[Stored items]
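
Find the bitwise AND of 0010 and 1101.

AND: 1 only when both bits are 1
  0010
& 1101
------
  0000
Decimal: 2 & 13 = 0



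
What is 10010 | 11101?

OR: 1 when either bit is 1
  10010
| 11101
-------
  11111
Decimal: 18 | 29 = 31



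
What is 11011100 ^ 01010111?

XOR: 1 when bits differ
  11011100
^ 01010111
----------
  10001011
Decimal: 220 ^ 87 = 139



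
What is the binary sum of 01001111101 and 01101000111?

Add column by column from the right: bit + bit + carry-in; write the sum mod 2, carry 1 when the sum is 2 or 3.
carry:  10011111110
        01001111101
+       01101000111
-------------------
       010111000100
(the carry out of the leftmost column, 0, becomes the leading bit)
Decimal check:
  01001111101 = 512 + 64 + 32 + 16 + 8 + 4 + 1 = 637
  01101000111 = 512 + 256 + 64 + 4 + 2 + 1 = 839
  637 + 839 = 1476, and 010111000100 = 1024 + 256 + 128 + 64 + 4 = 1476 ✓



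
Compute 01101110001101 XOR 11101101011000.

XOR: 1 when bits differ
  01101110001101
^ 11101101011000
----------------
  10000011010101
Decimal: 7053 ^ 15192 = 8405



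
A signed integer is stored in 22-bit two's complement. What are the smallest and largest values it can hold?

For 22-bit two's complement:
Minimum: -2^21 = -2097152
Maximum: 2^21 - 1 = 2097151



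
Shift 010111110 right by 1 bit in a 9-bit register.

Original: 010111110 (decimal 190)
Shift right by 1 position
Drop the 1 low bit; fill with zero on the left
Result: 001011111 (decimal 95)
Equivalent: 190 >> 1 = 190 ÷ 2^1 = 95



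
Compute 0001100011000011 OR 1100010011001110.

OR: 1 when either bit is 1
  0001100011000011
| 1100010011001110
------------------
  1101110011001111
Decimal: 6339 | 50382 = 56527



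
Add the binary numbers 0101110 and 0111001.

Add column by column from the right: bit + bit + carry-in; write the sum mod 2, carry 1 when the sum is 2 or 3.
carry:  1110000
        0101110
+       0111001
---------------
       01100111
(the carry out of the leftmost column, 0, becomes the leading bit)
Decimal check:
  0101110 = 32 + 8 + 4 + 2 = 46
  0111001 = 32 + 16 + 8 + 1 = 57
  46 + 57 = 103, and 01100111 = 64 + 32 + 4 + 2 + 1 = 103 ✓



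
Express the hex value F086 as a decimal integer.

Expand by place value (powers of 16):
Digit values: F = 15
F086 = 15 × 16^3 + 0 × 16^2 + 8 × 16^1 + 6 × 16^0
= 15 × 4096 + 0 × 256 + 8 × 16 + 6 × 1
= 61440 + 0 + 128 + 6
= 61574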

- **What to do**
Nothing but the lines from the one containing "Add the binary numbers 0101110 and 0111001." to the end of the records above should appear, each copied exactly.

- **Expected answer**
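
Add the binary numbers 0101110 and 0111001.

Add column by column from the right: bit + bit + carry-in; write the sum mod 2, carry 1 when the sum is 2 or 3.
carry:  1110000
        0101110
+       0111001
---------------
       01100111
(the carry out of the leftmost column, 0, becomes the leading bit)
Decimal check:
  0101110 = 32 + 8 + 4 + 2 = 46
  0111001 = 32 + 16 + 8 + 1 = 57
  46 + 57 = 103, and 01100111 = 64 + 32 + 4 + 2 + 1 = 103 ✓



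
Express the hex value F086 as a decimal integer.

Expand by place value (powers of 16):
Digit values: F = 15
F086 = 15 × 16^3 + 0 × 16^2 + 8 × 16^1 + 6 × 16^0
= 15 × 4096 + 0 × 256 + 8 × 16 + 6 × 1
= 61440 + 0 + 128 + 6
= 61574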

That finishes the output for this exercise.